* _PROBLEM TO SOLVE_:
For each line in the records, produce an exact copy.

* _INFORMATION SUPPLIED_:
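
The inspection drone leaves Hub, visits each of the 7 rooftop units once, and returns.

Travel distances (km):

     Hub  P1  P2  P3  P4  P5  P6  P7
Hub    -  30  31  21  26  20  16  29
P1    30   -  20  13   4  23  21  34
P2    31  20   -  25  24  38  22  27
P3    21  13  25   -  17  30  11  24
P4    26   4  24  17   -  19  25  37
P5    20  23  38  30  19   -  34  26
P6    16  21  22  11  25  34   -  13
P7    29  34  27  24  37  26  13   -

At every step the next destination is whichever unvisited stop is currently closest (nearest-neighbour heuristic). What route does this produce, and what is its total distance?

Nearest-neighbour total = 147 km; route Hub → P6 → P3 → P1 → P4 → P5 → P7 → P2 → Hub.

Hub → [P6:16 / P5:20 / P3:21 / P4:26 / P7:29 / P1:30 / P2:31] → P6 (16)
P6 → [P3:11 / P7:13 / P1:21 / P2:22 / P4:25 / P5:34] → P3 (11)
P3 → [P1:13 / P4:17 / P7:24 / P2:25 / P5:30] → P1 (13)
P1 → [P4:4 / P2:20 / P5:23 / P7:34] → P4 (4)
P4 → [P5:19 / P2:24 / P7:37] → P5 (19)
P5 → [P7:26 / P2:38] → P7 (26)
P7 → [P2:27] → P2 (27)
Return P2→Hub: 31.
Total = 16 + 11 + 13 + 4 + 19 + 26 + 27 + 31 = 147.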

* _ANSWER SECTION_:
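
The inspection drone leaves Hub, visits each of the 7 rooftop units once, and returns.

Travel distances (km):

     Hub  P1  P2  P3  P4  P5  P6  P7
Hub    -  30  31  21  26  20  16  29
P1    30   -  20  13   4  23  21  34
P2    31  20   -  25  24  38  22  27
P3    21  13  25   -  17  30  11  24
P4    26   4  24  17   -  19  25  37
P5    20  23  38  30  19   -  34  26
P6    16  21  22  11  25  34   -  13
P7    29  34  27  24  37  26  13   -

At every step the next destination is whichever unvisited stop is currently closest (nearest-neighbour heuristic). What route does this produce, and what is its total distance?

Nearest-neighbour total = 147 km; route Hub → P6 → P3 → P1 → P4 → P5 → P7 → P2 → Hub.

Hub → [P6:16 / P5:20 / P3:21 / P4:26 / P7:29 / P1:30 / P2:31] → P6 (16)
P6 → [P3:11 / P7:13 / P1:21 / P2:22 / P4:25 / P5:34] → P3 (11)
P3 → [P1:13 / P4:17 / P7:24 / P2:25 / P5:30] → P1 (13)
P1 → [P4:4 / P2:20 / P5:23 / P7:34] → P4 (4)
P4 → [P5:19 / P2:24 / P7:37] → P5 (19)
P5 → [P7:26 / P2:38] → P7 (26)
P7 → [P2:27] → P2 (27)
Return P2→Hub: 31.
Total = 16 + 11 + 13 + 4 + 19 + 26 + 27 + 31 = 147.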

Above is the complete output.